## Work to complete
Give back all the data exactly, line by line.

## Source material
--

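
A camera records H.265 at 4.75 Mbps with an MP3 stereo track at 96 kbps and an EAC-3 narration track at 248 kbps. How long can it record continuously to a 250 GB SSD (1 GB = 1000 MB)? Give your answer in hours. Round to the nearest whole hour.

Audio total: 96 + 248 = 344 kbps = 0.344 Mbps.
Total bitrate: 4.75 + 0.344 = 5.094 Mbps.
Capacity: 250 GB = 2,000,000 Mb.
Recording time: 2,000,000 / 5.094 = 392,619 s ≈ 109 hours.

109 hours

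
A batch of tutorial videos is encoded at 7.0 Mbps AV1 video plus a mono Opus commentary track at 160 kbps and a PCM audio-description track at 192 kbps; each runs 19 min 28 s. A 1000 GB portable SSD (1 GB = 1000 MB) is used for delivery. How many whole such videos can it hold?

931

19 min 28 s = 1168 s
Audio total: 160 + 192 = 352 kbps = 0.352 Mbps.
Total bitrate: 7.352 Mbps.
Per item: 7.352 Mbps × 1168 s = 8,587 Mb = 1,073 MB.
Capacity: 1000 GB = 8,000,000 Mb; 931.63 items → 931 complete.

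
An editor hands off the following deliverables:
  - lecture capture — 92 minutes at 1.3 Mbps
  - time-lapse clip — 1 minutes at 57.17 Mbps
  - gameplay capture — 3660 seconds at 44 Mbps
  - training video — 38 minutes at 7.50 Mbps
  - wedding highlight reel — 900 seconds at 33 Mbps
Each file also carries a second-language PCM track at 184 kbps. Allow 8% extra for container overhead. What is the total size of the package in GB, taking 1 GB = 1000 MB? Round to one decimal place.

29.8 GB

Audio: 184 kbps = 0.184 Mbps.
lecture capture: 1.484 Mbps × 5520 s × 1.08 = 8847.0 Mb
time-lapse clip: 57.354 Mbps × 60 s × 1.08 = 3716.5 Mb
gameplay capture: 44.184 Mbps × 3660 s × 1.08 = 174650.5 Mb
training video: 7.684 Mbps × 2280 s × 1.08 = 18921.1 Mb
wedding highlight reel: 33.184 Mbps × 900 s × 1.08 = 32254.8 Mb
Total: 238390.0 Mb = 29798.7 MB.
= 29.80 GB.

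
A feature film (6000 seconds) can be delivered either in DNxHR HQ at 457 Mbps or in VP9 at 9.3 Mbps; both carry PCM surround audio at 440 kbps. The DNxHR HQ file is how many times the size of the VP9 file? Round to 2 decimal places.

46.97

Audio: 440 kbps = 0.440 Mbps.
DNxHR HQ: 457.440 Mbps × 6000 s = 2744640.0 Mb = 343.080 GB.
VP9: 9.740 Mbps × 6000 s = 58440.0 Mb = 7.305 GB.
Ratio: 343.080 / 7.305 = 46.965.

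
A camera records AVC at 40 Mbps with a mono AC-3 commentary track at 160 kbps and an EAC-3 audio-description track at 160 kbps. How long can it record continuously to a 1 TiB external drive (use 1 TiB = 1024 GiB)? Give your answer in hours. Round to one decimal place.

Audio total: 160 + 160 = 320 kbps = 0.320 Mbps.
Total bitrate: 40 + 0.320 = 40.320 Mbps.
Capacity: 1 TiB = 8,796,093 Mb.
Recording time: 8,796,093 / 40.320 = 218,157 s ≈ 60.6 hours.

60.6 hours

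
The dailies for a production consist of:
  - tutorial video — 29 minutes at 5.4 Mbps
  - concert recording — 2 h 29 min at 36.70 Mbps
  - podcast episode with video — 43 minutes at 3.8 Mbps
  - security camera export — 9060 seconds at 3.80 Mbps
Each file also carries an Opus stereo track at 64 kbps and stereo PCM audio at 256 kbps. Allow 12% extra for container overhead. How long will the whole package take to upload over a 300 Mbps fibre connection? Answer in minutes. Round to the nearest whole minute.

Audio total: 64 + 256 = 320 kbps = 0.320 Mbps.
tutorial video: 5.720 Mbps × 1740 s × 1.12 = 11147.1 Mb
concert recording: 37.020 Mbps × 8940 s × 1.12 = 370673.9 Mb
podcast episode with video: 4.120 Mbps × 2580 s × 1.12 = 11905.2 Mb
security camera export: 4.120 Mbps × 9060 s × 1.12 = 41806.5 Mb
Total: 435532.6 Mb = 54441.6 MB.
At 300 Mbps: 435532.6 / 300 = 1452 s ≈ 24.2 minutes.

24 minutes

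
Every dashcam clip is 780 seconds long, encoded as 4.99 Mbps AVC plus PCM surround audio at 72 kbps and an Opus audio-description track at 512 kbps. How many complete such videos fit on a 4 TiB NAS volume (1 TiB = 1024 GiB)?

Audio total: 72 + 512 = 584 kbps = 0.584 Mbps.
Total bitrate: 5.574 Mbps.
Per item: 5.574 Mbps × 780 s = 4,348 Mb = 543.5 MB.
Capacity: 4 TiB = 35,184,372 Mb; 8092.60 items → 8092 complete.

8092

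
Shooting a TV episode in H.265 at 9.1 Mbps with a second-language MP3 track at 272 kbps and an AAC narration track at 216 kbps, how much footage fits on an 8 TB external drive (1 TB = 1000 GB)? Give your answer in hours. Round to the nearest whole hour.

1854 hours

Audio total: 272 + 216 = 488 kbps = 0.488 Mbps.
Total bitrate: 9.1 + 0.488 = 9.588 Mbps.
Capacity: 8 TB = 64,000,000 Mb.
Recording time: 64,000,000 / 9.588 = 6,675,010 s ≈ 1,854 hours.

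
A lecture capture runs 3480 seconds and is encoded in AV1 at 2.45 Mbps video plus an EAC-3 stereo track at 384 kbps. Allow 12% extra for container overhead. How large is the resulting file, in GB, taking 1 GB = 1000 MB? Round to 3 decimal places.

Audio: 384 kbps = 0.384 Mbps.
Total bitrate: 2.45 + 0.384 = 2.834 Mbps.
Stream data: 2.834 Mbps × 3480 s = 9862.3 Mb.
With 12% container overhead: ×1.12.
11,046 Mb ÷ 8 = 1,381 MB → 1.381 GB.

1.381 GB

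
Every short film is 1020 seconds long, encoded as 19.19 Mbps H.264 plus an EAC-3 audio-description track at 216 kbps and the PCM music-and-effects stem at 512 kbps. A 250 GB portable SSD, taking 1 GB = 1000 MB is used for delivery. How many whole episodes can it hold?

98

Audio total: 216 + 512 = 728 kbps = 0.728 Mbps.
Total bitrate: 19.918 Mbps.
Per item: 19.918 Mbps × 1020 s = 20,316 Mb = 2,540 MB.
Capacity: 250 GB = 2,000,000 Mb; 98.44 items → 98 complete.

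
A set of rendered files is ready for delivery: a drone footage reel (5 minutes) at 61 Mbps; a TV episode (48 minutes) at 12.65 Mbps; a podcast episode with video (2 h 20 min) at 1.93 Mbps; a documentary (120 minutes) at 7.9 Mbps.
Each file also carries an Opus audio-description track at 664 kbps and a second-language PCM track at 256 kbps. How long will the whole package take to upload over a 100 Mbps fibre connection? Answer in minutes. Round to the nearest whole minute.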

--

## Task solution
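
A camera records H.265 at 4.75 Mbps with an MP3 stereo track at 96 kbps and an EAC-3 narration track at 248 kbps. How long can it record continuously to a 250 GB SSD (1 GB = 1000 MB)? Give your answer in hours. Round to the nearest whole hour.

Audio total: 96 + 248 = 344 kbps = 0.344 Mbps.
Total bitrate: 4.75 + 0.344 = 5.094 Mbps.
Capacity: 250 GB = 2,000,000 Mb.
Recording time: 2,000,000 / 5.094 = 392,619 s ≈ 109 hours.

109 hours

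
A batch of tutorial videos is encoded at 7.0 Mbps AV1 video plus a mono Opus commentary track at 160 kbps and a PCM audio-description track at 192 kbps; each runs 19 min 28 s. A 1000 GB portable SSD (1 GB = 1000 MB) is used for delivery. How many whole such videos can it hold?

931

19 min 28 s = 1168 s
Audio total: 160 + 192 = 352 kbps = 0.352 Mbps.
Total bitrate: 7.352 Mbps.
Per item: 7.352 Mbps × 1168 s = 8,587 Mb = 1,073 MB.
Capacity: 1000 GB = 8,000,000 Mb; 931.63 items → 931 complete.

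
An editor hands off the following deliverables:
  - lecture capture — 92 minutes at 1.3 Mbps
  - time-lapse clip — 1 minutes at 57.17 Mbps
  - gameplay capture — 3660 seconds at 44 Mbps
  - training video — 38 minutes at 7.50 Mbps
  - wedding highlight reel — 900 seconds at 33 Mbps
Each file also carries a second-language PCM track at 184 kbps. Allow 8% extra for container overhead. What is the total size of the package in GB, taking 1 GB = 1000 MB? Round to one decimal place.

29.8 GB

Audio: 184 kbps = 0.184 Mbps.
lecture capture: 1.484 Mbps × 5520 s × 1.08 = 8847.0 Mb
time-lapse clip: 57.354 Mbps × 60 s × 1.08 = 3716.5 Mb
gameplay capture: 44.184 Mbps × 3660 s × 1.08 = 174650.5 Mb
training video: 7.684 Mbps × 2280 s × 1.08 = 18921.1 Mb
wedding highlight reel: 33.184 Mbps × 900 s × 1.08 = 32254.8 Mb
Total: 238390.0 Mb = 29798.7 MB.
= 29.80 GB.

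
A feature film (6000 seconds) can be delivered either in DNxHR HQ at 457 Mbps or in VP9 at 9.3 Mbps; both carry PCM surround audio at 440 kbps. The DNxHR HQ file is how many times the size of the VP9 file? Round to 2 decimal places.

46.97

Audio: 440 kbps = 0.440 Mbps.
DNxHR HQ: 457.440 Mbps × 6000 s = 2744640.0 Mb = 343.080 GB.
VP9: 9.740 Mbps × 6000 s = 58440.0 Mb = 7.305 GB.
Ratio: 343.080 / 7.305 = 46.965.

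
A camera records AVC at 40 Mbps with a mono AC-3 commentary track at 160 kbps and an EAC-3 audio-description track at 160 kbps. How long can it record continuously to a 1 TiB external drive (use 1 TiB = 1024 GiB)? Give your answer in hours. Round to one decimal place.

Audio total: 160 + 160 = 320 kbps = 0.320 Mbps.
Total bitrate: 40 + 0.320 = 40.320 Mbps.
Capacity: 1 TiB = 8,796,093 Mb.
Recording time: 8,796,093 / 40.320 = 218,157 s ≈ 60.6 hours.

60.6 hours

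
The dailies for a production consist of:
  - tutorial video — 29 minutes at 5.4 Mbps
  - concert recording — 2 h 29 min at 36.70 Mbps
  - podcast episode with video — 43 minutes at 3.8 Mbps
  - security camera export — 9060 seconds at 3.80 Mbps
Each file also carries an Opus stereo track at 64 kbps and stereo PCM audio at 256 kbps. Allow 12% extra for container overhead. How long will the whole package take to upload over a 300 Mbps fibre connection? Answer in minutes. Round to the nearest whole minute.

Audio total: 64 + 256 = 320 kbps = 0.320 Mbps.
tutorial video: 5.720 Mbps × 1740 s × 1.12 = 11147.1 Mb
concert recording: 37.020 Mbps × 8940 s × 1.12 = 370673.9 Mb
podcast episode with video: 4.120 Mbps × 2580 s × 1.12 = 11905.2 Mb
security camera export: 4.120 Mbps × 9060 s × 1.12 = 41806.5 Mb
Total: 435532.6 Mb = 54441.6 MB.
At 300 Mbps: 435532.6 / 300 = 1452 s ≈ 24.2 minutes.

24 minutes

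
Every dashcam clip is 780 seconds long, encoded as 4.99 Mbps AVC plus PCM surround audio at 72 kbps and an Opus audio-description track at 512 kbps. How many complete such videos fit on a 4 TiB NAS volume (1 TiB = 1024 GiB)?

Audio total: 72 + 512 = 584 kbps = 0.584 Mbps.
Total bitrate: 5.574 Mbps.
Per item: 5.574 Mbps × 780 s = 4,348 Mb = 543.5 MB.
Capacity: 4 TiB = 35,184,372 Mb; 8092.60 items → 8092 complete.

8092

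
Shooting a TV episode in H.265 at 9.1 Mbps with a second-language MP3 track at 272 kbps and an AAC narration track at 216 kbps, how much footage fits on an 8 TB external drive (1 TB = 1000 GB)? Give your answer in hours. Round to the nearest whole hour.

1854 hours

Audio total: 272 + 216 = 488 kbps = 0.488 Mbps.
Total bitrate: 9.1 + 0.488 = 9.588 Mbps.
Capacity: 8 TB = 64,000,000 Mb.
Recording time: 64,000,000 / 9.588 = 6,675,010 s ≈ 1,854 hours.

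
A lecture capture runs 3480 seconds and is encoded in AV1 at 2.45 Mbps video plus an EAC-3 stereo track at 384 kbps. Allow 12% extra for container overhead. How large is the resulting file, in GB, taking 1 GB = 1000 MB? Round to 3 decimal places.

Audio: 384 kbps = 0.384 Mbps.
Total bitrate: 2.45 + 0.384 = 2.834 Mbps.
Stream data: 2.834 Mbps × 3480 s = 9862.3 Mb.
With 12% container overhead: ×1.12.
11,046 Mb ÷ 8 = 1,381 MB → 1.381 GB.

1.381 GB

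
Every short film is 1020 seconds long, encoded as 19.19 Mbps H.264 plus an EAC-3 audio-description track at 216 kbps and the PCM music-and-effects stem at 512 kbps. A 250 GB portable SSD, taking 1 GB = 1000 MB is used for delivery. How many whole episodes can it hold?

98

Audio total: 216 + 512 = 728 kbps = 0.728 Mbps.
Total bitrate: 19.918 Mbps.
Per item: 19.918 Mbps × 1020 s = 20,316 Mb = 2,540 MB.
Capacity: 250 GB = 2,000,000 Mb; 98.44 items → 98 complete.

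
A set of rendered files is ready for delivery: a drone footage reel (5 minutes) at 61 Mbps; a TV episode (48 minutes) at 12.65 Mbps; a podcast episode with video (2 h 20 min) at 1.93 Mbps; a documentary (120 minutes) at 7.9 Mbps.
Each file also carries an Opus audio-description track at 664 kbps and a second-language PCM track at 256 kbps. How long will the whole package take to upload over a 100 Mbps fibre connection? Answer in minutes. Round to the nearest whole minute.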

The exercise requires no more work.